What you should do = What you return should match every entry, character for character.

Dataset entries =
- - - - -

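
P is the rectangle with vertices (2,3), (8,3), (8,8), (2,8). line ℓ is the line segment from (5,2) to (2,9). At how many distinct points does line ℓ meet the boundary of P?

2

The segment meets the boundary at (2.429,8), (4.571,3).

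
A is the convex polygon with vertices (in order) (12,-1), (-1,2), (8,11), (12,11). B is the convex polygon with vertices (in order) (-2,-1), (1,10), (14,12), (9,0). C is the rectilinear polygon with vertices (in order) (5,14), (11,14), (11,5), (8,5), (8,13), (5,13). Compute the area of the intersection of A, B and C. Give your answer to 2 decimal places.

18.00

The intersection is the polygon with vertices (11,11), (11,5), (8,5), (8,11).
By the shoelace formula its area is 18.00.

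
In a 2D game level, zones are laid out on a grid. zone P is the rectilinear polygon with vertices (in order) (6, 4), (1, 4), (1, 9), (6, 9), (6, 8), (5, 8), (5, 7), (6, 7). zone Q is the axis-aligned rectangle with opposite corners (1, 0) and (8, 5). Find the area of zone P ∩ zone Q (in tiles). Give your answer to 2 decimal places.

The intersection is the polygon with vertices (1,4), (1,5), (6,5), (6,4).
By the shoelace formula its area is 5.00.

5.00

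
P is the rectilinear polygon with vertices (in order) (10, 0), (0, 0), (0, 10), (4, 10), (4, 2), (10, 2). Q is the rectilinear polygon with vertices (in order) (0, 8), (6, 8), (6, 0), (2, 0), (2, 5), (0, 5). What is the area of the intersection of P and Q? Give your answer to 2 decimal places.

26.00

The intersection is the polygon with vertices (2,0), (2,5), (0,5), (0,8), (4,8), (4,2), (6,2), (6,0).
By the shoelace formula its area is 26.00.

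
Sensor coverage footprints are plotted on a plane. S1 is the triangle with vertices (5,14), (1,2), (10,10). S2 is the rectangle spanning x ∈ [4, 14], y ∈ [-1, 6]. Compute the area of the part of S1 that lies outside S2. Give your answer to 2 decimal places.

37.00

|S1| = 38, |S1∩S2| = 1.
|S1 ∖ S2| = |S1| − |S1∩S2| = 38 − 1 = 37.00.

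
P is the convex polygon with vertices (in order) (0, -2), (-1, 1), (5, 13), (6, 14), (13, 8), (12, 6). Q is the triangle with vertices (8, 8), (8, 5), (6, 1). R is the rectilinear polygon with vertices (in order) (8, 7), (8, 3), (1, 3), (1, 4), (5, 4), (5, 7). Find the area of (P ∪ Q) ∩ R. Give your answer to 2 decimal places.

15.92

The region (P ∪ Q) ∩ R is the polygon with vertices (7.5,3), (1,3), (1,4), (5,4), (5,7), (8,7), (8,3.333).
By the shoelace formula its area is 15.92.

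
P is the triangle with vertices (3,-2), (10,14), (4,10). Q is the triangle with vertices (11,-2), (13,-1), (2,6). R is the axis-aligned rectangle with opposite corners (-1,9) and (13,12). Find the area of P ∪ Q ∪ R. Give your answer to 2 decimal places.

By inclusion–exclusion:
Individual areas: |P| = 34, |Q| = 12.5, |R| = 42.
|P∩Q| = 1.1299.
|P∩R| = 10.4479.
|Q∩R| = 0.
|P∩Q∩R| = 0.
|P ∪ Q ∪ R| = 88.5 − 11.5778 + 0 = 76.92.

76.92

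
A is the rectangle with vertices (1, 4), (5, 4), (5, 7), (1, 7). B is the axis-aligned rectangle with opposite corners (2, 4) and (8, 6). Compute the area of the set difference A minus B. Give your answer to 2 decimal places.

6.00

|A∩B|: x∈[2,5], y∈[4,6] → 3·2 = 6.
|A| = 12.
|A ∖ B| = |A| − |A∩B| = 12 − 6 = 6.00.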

- - - - -

Response box =
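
P is the rectangle with vertices (2,3), (8,3), (8,8), (2,8). line ℓ is the line segment from (5,2) to (2,9). At how many distinct points does line ℓ meet the boundary of P?

2

The segment meets the boundary at (2.429,8), (4.571,3).

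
A is the convex polygon with vertices (in order) (12,-1), (-1,2), (8,11), (12,11). B is the convex polygon with vertices (in order) (-2,-1), (1,10), (14,12), (9,0). C is the rectilinear polygon with vertices (in order) (5,14), (11,14), (11,5), (8,5), (8,13), (5,13). Compute the area of the intersection of A, B and C. Give your answer to 2 decimal places.

18.00

The intersection is the polygon with vertices (11,11), (11,5), (8,5), (8,11).
By the shoelace formula its area is 18.00.

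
In a 2D game level, zones are laid out on a grid. zone P is the rectilinear polygon with vertices (in order) (6, 4), (1, 4), (1, 9), (6, 9), (6, 8), (5, 8), (5, 7), (6, 7). zone Q is the axis-aligned rectangle with opposite corners (1, 0) and (8, 5). Find the area of zone P ∩ zone Q (in tiles). Give your answer to 2 decimal places.

The intersection is the polygon with vertices (1,4), (1,5), (6,5), (6,4).
By the shoelace formula its area is 5.00.

5.00

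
P is the rectilinear polygon with vertices (in order) (10, 0), (0, 0), (0, 10), (4, 10), (4, 2), (10, 2). Q is the rectilinear polygon with vertices (in order) (0, 8), (6, 8), (6, 0), (2, 0), (2, 5), (0, 5). What is the area of the intersection of P and Q? Give your answer to 2 decimal places.

26.00

The intersection is the polygon with vertices (2,0), (2,5), (0,5), (0,8), (4,8), (4,2), (6,2), (6,0).
By the shoelace formula its area is 26.00.

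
Sensor coverage footprints are plotted on a plane. S1 is the triangle with vertices (5,14), (1,2), (10,10). S2 is the rectangle spanning x ∈ [4, 14], y ∈ [-1, 6]. Compute the area of the part of S1 that lies outside S2. Give your answer to 2 decimal places.

37.00

|S1| = 38, |S1∩S2| = 1.
|S1 ∖ S2| = |S1| − |S1∩S2| = 38 − 1 = 37.00.

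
P is the convex polygon with vertices (in order) (0, -2), (-1, 1), (5, 13), (6, 14), (13, 8), (12, 6). Q is the triangle with vertices (8, 8), (8, 5), (6, 1). R is the rectilinear polygon with vertices (in order) (8, 7), (8, 3), (1, 3), (1, 4), (5, 4), (5, 7). Find the area of (P ∪ Q) ∩ R. Give your answer to 2 decimal places.

15.92

The region (P ∪ Q) ∩ R is the polygon with vertices (7.5,3), (1,3), (1,4), (5,4), (5,7), (8,7), (8,3.333).
By the shoelace formula its area is 15.92.

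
P is the triangle with vertices (3,-2), (10,14), (4,10). Q is the triangle with vertices (11,-2), (13,-1), (2,6). R is the axis-aligned rectangle with opposite corners (-1,9) and (13,12). Find the area of P ∪ Q ∪ R. Give your answer to 2 decimal places.

By inclusion–exclusion:
Individual areas: |P| = 34, |Q| = 12.5, |R| = 42.
|P∩Q| = 1.1299.
|P∩R| = 10.4479.
|Q∩R| = 0.
|P∩Q∩R| = 0.
|P ∪ Q ∪ R| = 88.5 − 11.5778 + 0 = 76.92.

76.92

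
A is the rectangle with vertices (1, 4), (5, 4), (5, 7), (1, 7). B is the axis-aligned rectangle with opposite corners (2, 4) and (8, 6). Compute the area of the set difference A minus B. Give your answer to 2 decimal places.

6.00

|A∩B|: x∈[2,5], y∈[4,6] → 3·2 = 6.
|A| = 12.
|A ∖ B| = |A| − |A∩B| = 12 − 6 = 6.00.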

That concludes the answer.